Aim of the task |
Collect the lines of the entries where "favor" shows up.

___

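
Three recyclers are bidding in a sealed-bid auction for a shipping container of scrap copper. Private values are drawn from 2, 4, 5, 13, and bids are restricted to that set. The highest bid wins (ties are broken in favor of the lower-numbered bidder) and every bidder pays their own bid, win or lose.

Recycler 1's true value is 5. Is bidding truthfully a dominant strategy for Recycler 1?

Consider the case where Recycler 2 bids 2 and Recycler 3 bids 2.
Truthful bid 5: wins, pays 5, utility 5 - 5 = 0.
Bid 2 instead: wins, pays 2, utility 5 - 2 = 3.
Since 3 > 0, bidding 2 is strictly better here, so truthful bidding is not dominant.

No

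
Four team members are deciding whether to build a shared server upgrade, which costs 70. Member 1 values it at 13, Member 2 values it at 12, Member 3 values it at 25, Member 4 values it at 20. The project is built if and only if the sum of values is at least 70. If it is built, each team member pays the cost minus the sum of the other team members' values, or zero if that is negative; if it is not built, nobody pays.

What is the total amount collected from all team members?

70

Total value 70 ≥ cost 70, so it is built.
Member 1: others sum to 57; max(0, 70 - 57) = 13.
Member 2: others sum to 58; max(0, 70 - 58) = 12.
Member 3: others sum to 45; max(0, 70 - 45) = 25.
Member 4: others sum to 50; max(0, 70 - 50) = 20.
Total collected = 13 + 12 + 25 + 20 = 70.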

___

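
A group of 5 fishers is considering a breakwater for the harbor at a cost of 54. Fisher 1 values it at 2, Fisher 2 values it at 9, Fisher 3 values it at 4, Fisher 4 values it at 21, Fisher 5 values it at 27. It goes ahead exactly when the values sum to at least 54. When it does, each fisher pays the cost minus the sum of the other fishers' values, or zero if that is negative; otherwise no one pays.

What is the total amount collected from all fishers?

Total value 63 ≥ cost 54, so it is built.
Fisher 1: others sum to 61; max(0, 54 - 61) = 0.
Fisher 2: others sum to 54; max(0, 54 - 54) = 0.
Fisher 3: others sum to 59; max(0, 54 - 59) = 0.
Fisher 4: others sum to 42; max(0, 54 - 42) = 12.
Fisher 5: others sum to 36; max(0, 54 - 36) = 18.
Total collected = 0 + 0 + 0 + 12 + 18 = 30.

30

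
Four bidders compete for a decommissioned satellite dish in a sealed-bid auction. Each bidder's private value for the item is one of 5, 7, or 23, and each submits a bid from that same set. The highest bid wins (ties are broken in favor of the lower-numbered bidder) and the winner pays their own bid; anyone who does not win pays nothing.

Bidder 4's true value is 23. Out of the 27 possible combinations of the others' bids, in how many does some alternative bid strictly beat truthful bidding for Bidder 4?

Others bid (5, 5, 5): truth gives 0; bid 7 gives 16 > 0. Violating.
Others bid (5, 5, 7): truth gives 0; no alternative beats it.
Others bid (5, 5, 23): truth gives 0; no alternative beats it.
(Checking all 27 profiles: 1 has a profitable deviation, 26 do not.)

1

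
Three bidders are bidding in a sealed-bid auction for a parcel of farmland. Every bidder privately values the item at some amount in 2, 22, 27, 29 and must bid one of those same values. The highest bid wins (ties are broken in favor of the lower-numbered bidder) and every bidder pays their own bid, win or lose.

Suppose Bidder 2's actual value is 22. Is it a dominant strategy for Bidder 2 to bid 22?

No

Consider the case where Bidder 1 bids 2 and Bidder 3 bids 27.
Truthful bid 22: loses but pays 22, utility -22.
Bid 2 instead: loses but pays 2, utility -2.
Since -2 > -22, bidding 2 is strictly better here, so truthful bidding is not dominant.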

___

Response area |
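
Three recyclers are bidding in a sealed-bid auction for a shipping container of scrap copper. Private values are drawn from 2, 4, 5, 13, and bids are restricted to that set. The highest bid wins (ties are broken in favor of the lower-numbered bidder) and every bidder pays their own bid, win or lose.
Four bidders compete for a decommissioned satellite dish in a sealed-bid auction. Each bidder's private value for the item is one of 5, 7, or 23, and each submits a bid from that same set. The highest bid wins (ties are broken in favor of the lower-numbered bidder) and the winner pays their own bid; anyone who does not win pays nothing.
Three bidders are bidding in a sealed-bid auction for a parcel of farmland. Every bidder privately values the item at some amount in 2, 22, 27, 29 and must bid one of those same values. The highest bid wins (ties are broken in favor of the lower-numbered bidder) and every bidder pays their own bid, win or lose.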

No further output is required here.